* REQUIRED WORK
Write out all of the data again, precisely as it appears.
----- RECORD SET
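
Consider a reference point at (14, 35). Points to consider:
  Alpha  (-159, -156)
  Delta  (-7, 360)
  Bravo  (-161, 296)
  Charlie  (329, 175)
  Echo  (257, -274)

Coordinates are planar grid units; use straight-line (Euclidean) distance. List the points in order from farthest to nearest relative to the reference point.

Computing each straight-line distance from (14, 35):
Echo (257, -274): 393.1
Charlie (329, 175): 344.7
Delta (-7, 360): 325.7
Bravo (-161, 296): 314.2
Alpha (-159, -156): 257.7

Echo, Charlie, Delta, Bravo, Alpha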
----------
* RESPONSE TO THE EXERCISE
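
Consider a reference point at (14, 35). Points to consider:
  Alpha  (-159, -156)
  Delta  (-7, 360)
  Bravo  (-161, 296)
  Charlie  (329, 175)
  Echo  (257, -274)

Coordinates are planar grid units; use straight-line (Euclidean) distance. List the points in order from farthest to nearest relative to the reference point.

Computing each straight-line distance from (14, 35):
Echo (257, -274): 393.1
Charlie (329, 175): 344.7
Delta (-7, 360): 325.7
Bravo (-161, 296): 314.2
Alpha (-159, -156): 257.7

Echo, Charlie, Delta, Bravo, Alpha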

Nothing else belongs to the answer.